● WHAT YOU ARE ASKED TO DO
Below are some entries. Repeat exactly the lines from the one with "27.4 µg/mL final (from 15 mg/mL stock)" through the one with "(MW 244.31 g/mol)", and only those.

[Stored data]
Segment Open

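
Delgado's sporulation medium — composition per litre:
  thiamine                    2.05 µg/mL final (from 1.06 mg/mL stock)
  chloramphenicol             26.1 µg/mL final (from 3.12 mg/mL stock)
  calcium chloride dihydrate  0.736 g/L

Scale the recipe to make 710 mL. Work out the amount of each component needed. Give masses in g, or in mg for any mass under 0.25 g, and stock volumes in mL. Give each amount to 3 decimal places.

thiamine 1.373 mL; chloramphenicol 5.939 mL; calcium chloride dihydrate 0.523 g

Working volume: 710 mL = 0.71 L.
thiamine: V = C2·V2/C1 = 2.05 µg/mL × 710 mL ÷ 1060 µg/mL = 1.373 mL
chloramphenicol: dilute stock: 26.1 µg/mL × 710 mL ÷ 3120 µg/mL = 5.939 mL
calcium chloride dihydrate: 0.736 g/L × 0.71 L = 0.523 g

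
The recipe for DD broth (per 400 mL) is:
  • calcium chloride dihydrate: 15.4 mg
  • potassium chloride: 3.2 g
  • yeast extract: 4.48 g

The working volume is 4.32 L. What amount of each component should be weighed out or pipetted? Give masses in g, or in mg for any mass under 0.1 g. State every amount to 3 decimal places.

Scale factor = 4320 mL / 400 mL = 10.8.
calcium chloride dihydrate: 15.4 mg × (4320 mL / 400 mL) = 166.32 mg = 0.166 g
potassium chloride: 3.2 g × (4320 mL / 400 mL) = 34.560 g
yeast extract: 4.48 g × (4320 mL / 400 mL) = 48.384 g

calcium chloride dihydrate 0.166 g; potassium chloride 34.560 g; yeast extract 48.384 g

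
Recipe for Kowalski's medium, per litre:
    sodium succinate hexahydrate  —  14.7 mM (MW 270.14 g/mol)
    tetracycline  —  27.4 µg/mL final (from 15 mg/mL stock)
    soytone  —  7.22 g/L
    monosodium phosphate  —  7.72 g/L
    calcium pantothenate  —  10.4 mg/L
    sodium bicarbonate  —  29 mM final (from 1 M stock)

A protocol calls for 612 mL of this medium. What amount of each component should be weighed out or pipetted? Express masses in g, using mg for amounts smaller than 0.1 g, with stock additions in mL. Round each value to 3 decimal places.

sodium succinate hexahydrate 2.430 g; tetracycline 1.118 mL; soytone 4.419 g; monosodium phosphate 4.725 g; calcium pantothenate 6.365 mg; sodium bicarbonate 17.748 mL

Target volume = 612 mL = 0.612 L.
sodium succinate hexahydrate: 14.7 mmol/L × 270.14 g/mol × 0.612 L ÷ 1000 = 2.430 g
tetracycline: dilute stock: 27.4 µg/mL × 612 mL ÷ 15000 µg/mL = 1.118 mL
soytone: 7.22 g/L × 0.612 L = 4.419 g
monosodium phosphate: 7.72 g/L × 0.612 L = 4.725 g
calcium pantothenate: 10.4 mg/L × 0.612 L = 6.365 mg
sodium bicarbonate: dilute stock: 29 mM × 612 mL ÷ 1000 mM = 17.748 mL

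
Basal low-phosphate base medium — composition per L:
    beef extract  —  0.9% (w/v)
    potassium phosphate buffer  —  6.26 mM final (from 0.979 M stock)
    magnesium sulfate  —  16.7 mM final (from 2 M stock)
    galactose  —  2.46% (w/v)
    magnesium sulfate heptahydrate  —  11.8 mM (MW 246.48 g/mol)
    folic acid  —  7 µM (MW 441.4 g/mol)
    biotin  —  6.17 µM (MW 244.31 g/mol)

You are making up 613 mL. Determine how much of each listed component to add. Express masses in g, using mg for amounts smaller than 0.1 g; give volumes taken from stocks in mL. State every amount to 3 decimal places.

Working volume: 613 mL = 0.613 L.
beef extract: 0.9% w/v = 9 g/L → 9 × 0.613 L = 5.517 g
potassium phosphate buffer: dilute stock: 6.26 mM × 613 mL ÷ 979 mM = 3.920 mL
magnesium sulfate: V = C2·V2/C1 = 16.7 mM × 613 mL ÷ 2000 mM = 5.119 mL
galactose: 2.46 g per 100 mL × 613 mL ÷ 100 = 15.080 g
magnesium sulfate heptahydrate: 11.8 mmol/L × 246.48 g/mol × 0.613 L ÷ 1000 = 1.783 g
folic acid: 7 µmol/L × 441.4 g/mol × 0.613 L ÷ 1000 = 1.894 mg
biotin: 6.17 µmol/L × 244.31 g/mol × 0.613 L ÷ 1000 = 0.924 mg

beef extract 5.517 g; potassium phosphate buffer 3.920 mL; magnesium sulfate 5.119 mL; galactose 15.080 g; magnesium sulfate heptahydrate 1.783 g; folic acid 1.894 mg; biotin 0.924 mg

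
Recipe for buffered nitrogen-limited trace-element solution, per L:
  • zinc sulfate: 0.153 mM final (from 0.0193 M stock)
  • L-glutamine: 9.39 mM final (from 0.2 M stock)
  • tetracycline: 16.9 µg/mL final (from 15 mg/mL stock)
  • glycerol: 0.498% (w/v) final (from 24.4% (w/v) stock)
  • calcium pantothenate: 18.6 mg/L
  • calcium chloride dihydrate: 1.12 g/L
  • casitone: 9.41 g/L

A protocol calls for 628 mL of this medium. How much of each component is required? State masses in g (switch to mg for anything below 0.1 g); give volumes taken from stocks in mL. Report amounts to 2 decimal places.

zinc sulfate 4.98 mL; L-glutamine 29.48 mL; tetracycline 0.71 mL; glycerol 12.82 mL; calcium pantothenate 11.68 mg; calcium chloride dihydrate 0.70 g; casitone 5.91 g

Target volume = 628 mL = 0.628 L.
zinc sulfate: dilute stock: 0.153 mM × 628 mL ÷ 19.3 mM = 4.98 mL
L-glutamine: V = C2·V2/C1 = 9.39 mM × 628 mL ÷ 200 mM = 29.48 mL
tetracycline: C1V1 = C2V2 → 16.9 µg/mL × 628 mL ÷ 15000 µg/mL = 0.71 mL
glycerol: dilute stock: 0.498% ÷ 24.4% × 628 mL = 12.82 mL
calcium pantothenate: 18.6 mg/L × 0.628 L = 11.68 mg
calcium chloride dihydrate: 1.12 g/L × 0.628 L = 0.70 g
casitone: 9.41 g/L × 0.628 L = 5.91 g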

Segment Closed

● THE COMPLETED TASK
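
    tetracycline  —  27.4 µg/mL final (from 15 mg/mL stock)
    soytone  —  7.22 g/L
    monosodium phosphate  —  7.72 g/L
    calcium pantothenate  —  10.4 mg/L
    sodium bicarbonate  —  29 mM final (from 1 M stock)

A protocol calls for 612 mL of this medium. What amount of each component should be weighed out or pipetted? Express masses in g, using mg for amounts smaller than 0.1 g, with stock additions in mL. Round each value to 3 decimal places.

sodium succinate hexahydrate 2.430 g; tetracycline 1.118 mL; soytone 4.419 g; monosodium phosphate 4.725 g; calcium pantothenate 6.365 mg; sodium bicarbonate 17.748 mL

Target volume = 612 mL = 0.612 L.
sodium succinate hexahydrate: 14.7 mmol/L × 270.14 g/mol × 0.612 L ÷ 1000 = 2.430 g
tetracycline: dilute stock: 27.4 µg/mL × 612 mL ÷ 15000 µg/mL = 1.118 mL
soytone: 7.22 g/L × 0.612 L = 4.419 g
monosodium phosphate: 7.72 g/L × 0.612 L = 4.725 g
calcium pantothenate: 10.4 mg/L × 0.612 L = 6.365 mg
sodium bicarbonate: dilute stock: 29 mM × 612 mL ÷ 1000 mM = 17.748 mL

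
Basal low-phosphate base medium — composition per L:
    beef extract  —  0.9% (w/v)
    potassium phosphate buffer  —  6.26 mM final (from 0.979 M stock)
    magnesium sulfate  —  16.7 mM final (from 2 M stock)
    galactose  —  2.46% (w/v)
    magnesium sulfate heptahydrate  —  11.8 mM (MW 246.48 g/mol)
    folic acid  —  7 µM (MW 441.4 g/mol)
    biotin  —  6.17 µM (MW 244.31 g/mol)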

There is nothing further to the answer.